Problem description - Nothing should appear in the answer except the lines from the one containing "Over Z/2Z, is z^3 + z + 1 irreducible?" through the end of the records below, written out exactly.

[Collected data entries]
------------------------------------------------------------------------

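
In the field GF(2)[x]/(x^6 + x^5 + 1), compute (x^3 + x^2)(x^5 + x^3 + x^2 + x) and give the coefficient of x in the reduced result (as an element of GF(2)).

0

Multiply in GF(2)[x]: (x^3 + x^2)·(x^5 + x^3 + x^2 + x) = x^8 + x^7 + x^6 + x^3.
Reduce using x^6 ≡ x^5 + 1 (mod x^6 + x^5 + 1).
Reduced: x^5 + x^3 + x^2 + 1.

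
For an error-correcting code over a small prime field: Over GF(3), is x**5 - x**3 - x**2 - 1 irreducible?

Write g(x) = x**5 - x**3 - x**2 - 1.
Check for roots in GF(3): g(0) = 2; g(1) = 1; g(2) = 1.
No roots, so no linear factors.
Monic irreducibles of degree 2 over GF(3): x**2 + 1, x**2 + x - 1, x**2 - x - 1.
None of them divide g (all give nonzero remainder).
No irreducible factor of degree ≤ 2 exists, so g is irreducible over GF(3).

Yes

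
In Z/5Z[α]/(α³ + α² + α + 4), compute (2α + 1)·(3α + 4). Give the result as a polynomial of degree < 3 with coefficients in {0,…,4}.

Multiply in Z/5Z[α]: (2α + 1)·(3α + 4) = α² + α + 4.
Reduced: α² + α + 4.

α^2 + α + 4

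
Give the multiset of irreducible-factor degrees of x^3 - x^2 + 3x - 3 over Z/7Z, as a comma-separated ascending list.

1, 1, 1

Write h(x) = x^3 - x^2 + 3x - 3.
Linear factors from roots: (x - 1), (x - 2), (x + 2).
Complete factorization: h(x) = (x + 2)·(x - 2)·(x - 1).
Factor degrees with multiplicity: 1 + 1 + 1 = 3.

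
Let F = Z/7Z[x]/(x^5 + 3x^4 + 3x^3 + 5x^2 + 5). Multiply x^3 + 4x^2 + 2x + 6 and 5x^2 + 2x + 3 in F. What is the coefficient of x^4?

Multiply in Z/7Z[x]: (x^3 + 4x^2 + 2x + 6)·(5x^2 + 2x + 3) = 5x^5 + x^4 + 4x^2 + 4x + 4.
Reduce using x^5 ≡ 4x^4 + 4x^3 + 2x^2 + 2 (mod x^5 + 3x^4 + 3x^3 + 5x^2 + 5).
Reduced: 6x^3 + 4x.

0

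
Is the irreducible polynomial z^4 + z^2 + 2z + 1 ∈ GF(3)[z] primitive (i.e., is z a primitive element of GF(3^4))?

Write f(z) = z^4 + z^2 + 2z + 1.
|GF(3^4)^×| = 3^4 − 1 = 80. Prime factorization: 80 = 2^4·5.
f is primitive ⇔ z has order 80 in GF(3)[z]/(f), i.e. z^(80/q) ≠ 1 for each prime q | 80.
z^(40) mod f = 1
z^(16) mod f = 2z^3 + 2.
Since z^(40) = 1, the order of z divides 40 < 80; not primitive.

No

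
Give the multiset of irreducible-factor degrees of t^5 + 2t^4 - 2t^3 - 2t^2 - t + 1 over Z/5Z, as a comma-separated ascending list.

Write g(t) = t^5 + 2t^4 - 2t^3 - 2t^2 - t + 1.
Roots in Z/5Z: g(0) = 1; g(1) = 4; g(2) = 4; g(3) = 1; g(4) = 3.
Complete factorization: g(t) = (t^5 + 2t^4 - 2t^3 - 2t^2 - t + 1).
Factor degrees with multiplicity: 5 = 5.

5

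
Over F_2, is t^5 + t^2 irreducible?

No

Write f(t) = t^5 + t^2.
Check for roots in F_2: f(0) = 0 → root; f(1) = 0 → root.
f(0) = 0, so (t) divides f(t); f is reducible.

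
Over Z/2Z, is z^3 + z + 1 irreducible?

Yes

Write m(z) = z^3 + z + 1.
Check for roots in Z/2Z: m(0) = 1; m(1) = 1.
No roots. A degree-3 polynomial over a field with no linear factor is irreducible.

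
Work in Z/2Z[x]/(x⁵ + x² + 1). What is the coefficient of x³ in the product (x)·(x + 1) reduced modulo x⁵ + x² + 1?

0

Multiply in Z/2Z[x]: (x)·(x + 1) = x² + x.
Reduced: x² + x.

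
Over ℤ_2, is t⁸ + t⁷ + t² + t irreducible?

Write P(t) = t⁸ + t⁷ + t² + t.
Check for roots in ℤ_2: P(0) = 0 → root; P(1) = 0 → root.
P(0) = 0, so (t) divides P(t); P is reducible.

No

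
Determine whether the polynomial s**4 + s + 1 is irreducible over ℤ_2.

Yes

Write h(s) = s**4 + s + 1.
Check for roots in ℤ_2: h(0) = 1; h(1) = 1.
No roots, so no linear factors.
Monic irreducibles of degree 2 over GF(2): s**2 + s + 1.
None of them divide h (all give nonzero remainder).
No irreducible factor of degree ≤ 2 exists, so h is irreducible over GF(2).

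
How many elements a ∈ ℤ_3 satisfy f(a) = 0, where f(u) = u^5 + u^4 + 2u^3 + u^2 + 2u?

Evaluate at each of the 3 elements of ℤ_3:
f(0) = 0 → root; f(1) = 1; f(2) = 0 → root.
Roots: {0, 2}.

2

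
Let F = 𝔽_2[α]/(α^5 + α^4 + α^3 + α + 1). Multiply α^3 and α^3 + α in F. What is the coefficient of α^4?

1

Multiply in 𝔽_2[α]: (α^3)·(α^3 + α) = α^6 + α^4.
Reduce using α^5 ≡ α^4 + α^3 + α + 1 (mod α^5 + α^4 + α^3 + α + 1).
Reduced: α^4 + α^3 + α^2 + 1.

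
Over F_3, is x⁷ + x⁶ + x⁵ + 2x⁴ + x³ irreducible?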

------------------------------------------------------------------------

Result -
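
Over Z/2Z, is z^3 + z + 1 irreducible?

Yes

Write m(z) = z^3 + z + 1.
Check for roots in Z/2Z: m(0) = 1; m(1) = 1.
No roots. A degree-3 polynomial over a field with no linear factor is irreducible.

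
Work in Z/2Z[x]/(x⁵ + x² + 1). What is the coefficient of x³ in the product (x)·(x + 1) reduced modulo x⁵ + x² + 1?

0

Multiply in Z/2Z[x]: (x)·(x + 1) = x² + x.
Reduced: x² + x.

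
Over ℤ_2, is t⁸ + t⁷ + t² + t irreducible?

Write P(t) = t⁸ + t⁷ + t² + t.
Check for roots in ℤ_2: P(0) = 0 → root; P(1) = 0 → root.
P(0) = 0, so (t) divides P(t); P is reducible.

No

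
Determine whether the polynomial s**4 + s + 1 is irreducible over ℤ_2.

Yes

Write h(s) = s**4 + s + 1.
Check for roots in ℤ_2: h(0) = 1; h(1) = 1.
No roots, so no linear factors.
Monic irreducibles of degree 2 over GF(2): s**2 + s + 1.
None of them divide h (all give nonzero remainder).
No irreducible factor of degree ≤ 2 exists, so h is irreducible over GF(2).

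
How many elements a ∈ ℤ_3 satisfy f(a) = 0, where f(u) = u^5 + u^4 + 2u^3 + u^2 + 2u?

Evaluate at each of the 3 elements of ℤ_3:
f(0) = 0 → root; f(1) = 1; f(2) = 0 → root.
Roots: {0, 2}.

2

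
Let F = 𝔽_2[α]/(α^5 + α^4 + α^3 + α + 1). Multiply α^3 and α^3 + α in F. What is the coefficient of α^4?

1

Multiply in 𝔽_2[α]: (α^3)·(α^3 + α) = α^6 + α^4.
Reduce using α^5 ≡ α^4 + α^3 + α + 1 (mod α^5 + α^4 + α^3 + α + 1).
Reduced: α^4 + α^3 + α^2 + 1.

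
Over F_3, is x⁷ + x⁶ + x⁵ + 2x⁴ + x³ irreducible?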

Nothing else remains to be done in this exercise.